DATA SHOWN:
======
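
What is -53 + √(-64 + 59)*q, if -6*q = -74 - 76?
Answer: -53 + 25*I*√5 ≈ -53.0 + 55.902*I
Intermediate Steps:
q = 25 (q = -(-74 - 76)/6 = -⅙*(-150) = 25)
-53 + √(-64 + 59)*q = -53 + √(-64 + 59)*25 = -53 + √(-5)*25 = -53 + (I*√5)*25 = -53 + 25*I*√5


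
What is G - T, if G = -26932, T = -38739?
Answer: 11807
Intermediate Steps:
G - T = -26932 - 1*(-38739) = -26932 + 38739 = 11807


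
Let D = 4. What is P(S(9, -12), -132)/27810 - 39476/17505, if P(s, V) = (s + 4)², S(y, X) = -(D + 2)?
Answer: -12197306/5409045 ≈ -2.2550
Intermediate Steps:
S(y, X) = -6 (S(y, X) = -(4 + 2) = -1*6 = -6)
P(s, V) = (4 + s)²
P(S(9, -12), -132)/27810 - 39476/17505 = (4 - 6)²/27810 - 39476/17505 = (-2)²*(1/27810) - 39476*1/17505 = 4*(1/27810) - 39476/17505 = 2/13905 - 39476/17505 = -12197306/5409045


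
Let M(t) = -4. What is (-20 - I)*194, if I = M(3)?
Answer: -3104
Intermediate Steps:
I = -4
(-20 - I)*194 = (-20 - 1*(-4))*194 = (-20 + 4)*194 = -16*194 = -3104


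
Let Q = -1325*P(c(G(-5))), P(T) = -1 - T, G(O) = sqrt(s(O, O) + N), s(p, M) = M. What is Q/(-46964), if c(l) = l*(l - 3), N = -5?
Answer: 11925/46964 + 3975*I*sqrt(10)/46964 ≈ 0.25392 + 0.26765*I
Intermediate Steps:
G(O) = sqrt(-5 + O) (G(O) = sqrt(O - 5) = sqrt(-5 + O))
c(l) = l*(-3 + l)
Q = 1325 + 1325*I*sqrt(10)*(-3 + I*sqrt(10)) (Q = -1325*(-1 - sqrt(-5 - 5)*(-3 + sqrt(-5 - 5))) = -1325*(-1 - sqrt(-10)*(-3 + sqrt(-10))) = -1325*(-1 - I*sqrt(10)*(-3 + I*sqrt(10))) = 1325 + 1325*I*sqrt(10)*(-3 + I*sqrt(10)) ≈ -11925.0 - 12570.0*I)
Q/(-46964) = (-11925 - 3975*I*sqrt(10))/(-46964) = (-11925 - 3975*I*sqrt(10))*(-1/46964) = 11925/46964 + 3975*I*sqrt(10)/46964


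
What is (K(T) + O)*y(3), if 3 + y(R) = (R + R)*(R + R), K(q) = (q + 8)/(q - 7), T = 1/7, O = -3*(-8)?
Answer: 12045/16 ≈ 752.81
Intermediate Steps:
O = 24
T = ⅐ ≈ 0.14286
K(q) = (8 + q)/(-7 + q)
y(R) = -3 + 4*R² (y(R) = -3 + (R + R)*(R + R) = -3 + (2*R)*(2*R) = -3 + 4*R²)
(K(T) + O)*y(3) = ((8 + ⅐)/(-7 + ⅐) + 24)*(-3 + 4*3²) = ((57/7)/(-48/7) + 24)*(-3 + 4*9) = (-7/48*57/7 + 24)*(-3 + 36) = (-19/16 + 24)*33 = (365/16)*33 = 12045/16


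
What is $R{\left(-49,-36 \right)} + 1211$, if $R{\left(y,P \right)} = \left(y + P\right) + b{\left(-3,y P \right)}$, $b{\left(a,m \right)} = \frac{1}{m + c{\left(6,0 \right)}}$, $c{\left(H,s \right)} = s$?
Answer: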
======
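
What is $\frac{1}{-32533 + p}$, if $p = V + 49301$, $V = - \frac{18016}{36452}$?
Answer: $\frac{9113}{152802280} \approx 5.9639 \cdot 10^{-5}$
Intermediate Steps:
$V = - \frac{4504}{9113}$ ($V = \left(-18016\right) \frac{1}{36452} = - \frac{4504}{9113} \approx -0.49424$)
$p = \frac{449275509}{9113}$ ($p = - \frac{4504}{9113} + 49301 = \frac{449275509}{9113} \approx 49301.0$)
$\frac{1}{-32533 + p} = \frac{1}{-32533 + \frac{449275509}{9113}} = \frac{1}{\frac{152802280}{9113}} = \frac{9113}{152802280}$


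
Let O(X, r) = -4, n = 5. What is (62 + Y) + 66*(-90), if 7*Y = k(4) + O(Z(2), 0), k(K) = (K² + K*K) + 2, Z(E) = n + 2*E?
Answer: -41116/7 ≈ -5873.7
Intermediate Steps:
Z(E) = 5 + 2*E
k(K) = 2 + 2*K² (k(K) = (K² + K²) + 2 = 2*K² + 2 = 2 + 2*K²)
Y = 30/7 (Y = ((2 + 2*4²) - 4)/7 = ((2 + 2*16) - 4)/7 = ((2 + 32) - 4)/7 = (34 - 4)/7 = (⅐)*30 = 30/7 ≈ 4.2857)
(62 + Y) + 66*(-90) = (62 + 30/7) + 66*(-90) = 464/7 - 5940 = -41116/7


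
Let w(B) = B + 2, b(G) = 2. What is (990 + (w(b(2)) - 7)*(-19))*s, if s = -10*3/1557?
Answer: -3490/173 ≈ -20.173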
======
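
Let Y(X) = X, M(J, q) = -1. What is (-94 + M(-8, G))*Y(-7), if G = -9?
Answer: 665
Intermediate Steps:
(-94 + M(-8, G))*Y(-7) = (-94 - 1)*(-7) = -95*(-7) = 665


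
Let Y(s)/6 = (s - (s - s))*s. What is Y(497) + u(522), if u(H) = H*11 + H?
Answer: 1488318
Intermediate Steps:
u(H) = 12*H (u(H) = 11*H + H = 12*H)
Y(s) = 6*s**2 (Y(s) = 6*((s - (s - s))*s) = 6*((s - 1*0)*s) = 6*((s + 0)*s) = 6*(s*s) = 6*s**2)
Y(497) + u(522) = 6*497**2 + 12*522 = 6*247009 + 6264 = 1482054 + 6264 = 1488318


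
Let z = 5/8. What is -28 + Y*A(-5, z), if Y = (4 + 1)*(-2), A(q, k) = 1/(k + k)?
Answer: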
======
EXERCISE PROMPT: Everything from the line with "Let Y(s)/6 = (s" through the line with "Let z = 5/8." should be written out exactly as it appears above, end lines included, and nothing outside that range.

ANSWER TO THIS TASK:
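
Let Y(s)/6 = (s - (s - s))*s. What is Y(497) + u(522), if u(H) = H*11 + H?
Answer: 1488318
Intermediate Steps:
u(H) = 12*H (u(H) = 11*H + H = 12*H)
Y(s) = 6*s**2 (Y(s) = 6*((s - (s - s))*s) = 6*((s - 1*0)*s) = 6*((s + 0)*s) = 6*(s*s) = 6*s**2)
Y(497) + u(522) = 6*497**2 + 12*522 = 6*247009 + 6264 = 1482054 + 6264 = 1488318


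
Let z = 5/8. What is -28 + Y*A(-5, z), if Y = (4 + 1)*(-2), A(q, k) = 1/(k + k)?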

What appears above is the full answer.